[Collected data]
------------------------------------

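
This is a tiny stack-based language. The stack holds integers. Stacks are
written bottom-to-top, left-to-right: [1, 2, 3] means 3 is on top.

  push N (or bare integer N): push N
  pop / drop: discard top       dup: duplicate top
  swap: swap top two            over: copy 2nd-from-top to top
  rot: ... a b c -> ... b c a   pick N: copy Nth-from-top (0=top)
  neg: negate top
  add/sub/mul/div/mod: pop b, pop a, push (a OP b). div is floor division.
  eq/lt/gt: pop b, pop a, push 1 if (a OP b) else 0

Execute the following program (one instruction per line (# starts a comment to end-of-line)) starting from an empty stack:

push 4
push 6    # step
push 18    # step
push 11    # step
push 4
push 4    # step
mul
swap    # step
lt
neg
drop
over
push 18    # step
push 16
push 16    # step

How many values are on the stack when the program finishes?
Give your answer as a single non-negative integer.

After 'push 4': stack = [4] (depth 1)
After 'push 6': stack = [4, 6] (depth 2)
After 'push 18': stack = [4, 6, 18] (depth 3)
After 'push 11': stack = [4, 6, 18, 11] (depth 4)
After 'push 4': stack = [4, 6, 18, 11, 4] (depth 5)
After 'push 4': stack = [4, 6, 18, 11, 4, 4] (depth 6)
After 'mul': stack = [4, 6, 18, 11, 16] (depth 5)
After 'swap': stack = [4, 6, 18, 16, 11] (depth 5)
After 'lt': stack = [4, 6, 18, 0] (depth 4)
After 'neg': stack = [4, 6, 18, 0] (depth 4)
After 'drop': stack = [4, 6, 18] (depth 3)
After 'over': stack = [4, 6, 18, 6] (depth 4)
After 'push 18': stack = [4, 6, 18, 6, 18] (depth 5)
After 'push 16': stack = [4, 6, 18, 6, 18, 16] (depth 6)
After 'push 16': stack = [4, 6, 18, 6, 18, 16, 16] (depth 7)

Answer: 7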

------------------------------------

THE TASK:
An exact copy of every entry is what's needed, so retype them all.

WRITTEN ANSWER:
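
This is a tiny stack-based language. The stack holds integers. Stacks are
written bottom-to-top, left-to-right: [1, 2, 3] means 3 is on top.

  push N (or bare integer N): push N
  pop / drop: discard top       dup: duplicate top
  swap: swap top two            over: copy 2nd-from-top to top
  rot: ... a b c -> ... b c a   pick N: copy Nth-from-top (0=top)
  neg: negate top
  add/sub/mul/div/mod: pop b, pop a, push (a OP b). div is floor division.
  eq/lt/gt: pop b, pop a, push 1 if (a OP b) else 0

Execute the following program (one instruction per line (# starts a comment to end-of-line)) starting from an empty stack:

push 4
push 6    # step
push 18    # step
push 11    # step
push 4
push 4    # step
mul
swap    # step
lt
neg
drop
over
push 18    # step
push 16
push 16    # step

How many values are on the stack when the program finishes?
Give your answer as a single non-negative integer.

After 'push 4': stack = [4] (depth 1)
After 'push 6': stack = [4, 6] (depth 2)
After 'push 18': stack = [4, 6, 18] (depth 3)
After 'push 11': stack = [4, 6, 18, 11] (depth 4)
After 'push 4': stack = [4, 6, 18, 11, 4] (depth 5)
After 'push 4': stack = [4, 6, 18, 11, 4, 4] (depth 6)
After 'mul': stack = [4, 6, 18, 11, 16] (depth 5)
After 'swap': stack = [4, 6, 18, 16, 11] (depth 5)
After 'lt': stack = [4, 6, 18, 0] (depth 4)
After 'neg': stack = [4, 6, 18, 0] (depth 4)
After 'drop': stack = [4, 6, 18] (depth 3)
After 'over': stack = [4, 6, 18, 6] (depth 4)
After 'push 18': stack = [4, 6, 18, 6, 18] (depth 5)
After 'push 16': stack = [4, 6, 18, 6, 18, 16] (depth 6)
After 'push 16': stack = [4, 6, 18, 6, 18, 16, 16] (depth 7)

Answer: 7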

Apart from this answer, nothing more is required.